Material provided Start Marker

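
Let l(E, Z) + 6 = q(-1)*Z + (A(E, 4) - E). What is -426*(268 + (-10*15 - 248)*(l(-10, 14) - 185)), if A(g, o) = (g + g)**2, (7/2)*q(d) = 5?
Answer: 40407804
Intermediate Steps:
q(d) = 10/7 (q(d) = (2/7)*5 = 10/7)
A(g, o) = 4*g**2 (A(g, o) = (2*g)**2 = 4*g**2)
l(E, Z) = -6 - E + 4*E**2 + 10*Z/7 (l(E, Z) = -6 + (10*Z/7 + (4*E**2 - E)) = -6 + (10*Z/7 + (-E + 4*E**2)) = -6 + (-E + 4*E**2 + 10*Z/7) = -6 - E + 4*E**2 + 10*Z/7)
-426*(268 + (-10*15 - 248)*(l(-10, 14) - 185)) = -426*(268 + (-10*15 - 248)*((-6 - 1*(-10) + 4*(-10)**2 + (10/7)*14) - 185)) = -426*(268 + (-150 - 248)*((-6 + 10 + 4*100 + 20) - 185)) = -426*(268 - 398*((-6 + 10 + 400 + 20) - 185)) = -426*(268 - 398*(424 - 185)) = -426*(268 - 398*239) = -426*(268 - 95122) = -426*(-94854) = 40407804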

Material provided End Marker
Material provided Start Marker

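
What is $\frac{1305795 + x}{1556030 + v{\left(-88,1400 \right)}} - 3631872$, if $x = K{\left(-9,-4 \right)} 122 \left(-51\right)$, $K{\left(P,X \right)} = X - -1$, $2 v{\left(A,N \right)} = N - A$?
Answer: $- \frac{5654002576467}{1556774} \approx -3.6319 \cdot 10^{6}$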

Material provided End Marker
Material provided Start Marker

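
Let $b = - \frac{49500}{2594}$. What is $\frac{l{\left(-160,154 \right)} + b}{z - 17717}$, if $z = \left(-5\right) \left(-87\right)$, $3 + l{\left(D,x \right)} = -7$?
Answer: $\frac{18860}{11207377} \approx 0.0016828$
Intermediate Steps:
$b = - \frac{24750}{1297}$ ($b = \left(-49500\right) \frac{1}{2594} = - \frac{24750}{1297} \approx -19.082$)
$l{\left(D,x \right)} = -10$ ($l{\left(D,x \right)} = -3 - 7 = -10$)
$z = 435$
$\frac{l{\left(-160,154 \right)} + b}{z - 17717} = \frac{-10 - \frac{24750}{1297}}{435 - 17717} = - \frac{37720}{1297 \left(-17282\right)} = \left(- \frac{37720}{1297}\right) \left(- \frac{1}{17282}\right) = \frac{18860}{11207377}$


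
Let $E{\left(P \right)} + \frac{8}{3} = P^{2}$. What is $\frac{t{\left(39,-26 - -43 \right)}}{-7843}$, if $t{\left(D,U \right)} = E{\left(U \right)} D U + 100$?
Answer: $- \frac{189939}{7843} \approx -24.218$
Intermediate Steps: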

Material provided End Marker

**Required work**. Provide only the number of lines from the material above that include the word "What".

**Solution**. 4